What this task involves:
Every record, from first to last, should be retyped word for word.

---------- Available data ----------

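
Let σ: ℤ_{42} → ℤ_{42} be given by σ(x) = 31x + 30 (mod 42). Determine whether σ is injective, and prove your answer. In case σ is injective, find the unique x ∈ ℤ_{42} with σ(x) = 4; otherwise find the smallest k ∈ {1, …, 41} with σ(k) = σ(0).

10

If σ(s) = σ(t), then 31s ≡ 31t (mod 42). Because gcd(31, 42) = 1, we may cancel 31 to get s ≡ t (mod 42).
Hence σ is injective.
We now compute 31⁻¹ mod 42 explicitly. Euclid's algorithm: 42 = 1·31 + 11, 31 = 2·11 + 9, 11 = 1·9 + 2, 9 = 4·2 + 1; back-substituting gives 1 = 19·31 − 14·42, so 31⁻¹ ≡ 19 (mod 42).
Since σ is injective, we find σ⁻¹(4): we need 31x ≡ 4 − 30 ≡ 16 (mod 42). Using 31⁻¹ = 19: x ≡ 19·16 = 304 = 7·42 + 10, so x = 10.
Check: σ(10) = 31·10 + 30 = 340 = 8·42 + 4 ≡ 4 (mod 42).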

----------

Solution:
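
Let σ: ℤ_{42} → ℤ_{42} be given by σ(x) = 31x + 30 (mod 42). Determine whether σ is injective, and prove your answer. In case σ is injective, find the unique x ∈ ℤ_{42} with σ(x) = 4; otherwise find the smallest k ∈ {1, …, 41} with σ(k) = σ(0).

10

If σ(s) = σ(t), then 31s ≡ 31t (mod 42). Because gcd(31, 42) = 1, we may cancel 31 to get s ≡ t (mod 42).
Hence σ is injective.
We now compute 31⁻¹ mod 42 explicitly. Euclid's algorithm: 42 = 1·31 + 11, 31 = 2·11 + 9, 11 = 1·9 + 2, 9 = 4·2 + 1; back-substituting gives 1 = 19·31 − 14·42, so 31⁻¹ ≡ 19 (mod 42).
Since σ is injective, we find σ⁻¹(4): we need 31x ≡ 4 − 30 ≡ 16 (mod 42). Using 31⁻¹ = 19: x ≡ 19·16 = 304 = 7·42 + 10, so x = 10.
Check: σ(10) = 31·10 + 30 = 340 = 8·42 + 4 ≡ 4 (mod 42).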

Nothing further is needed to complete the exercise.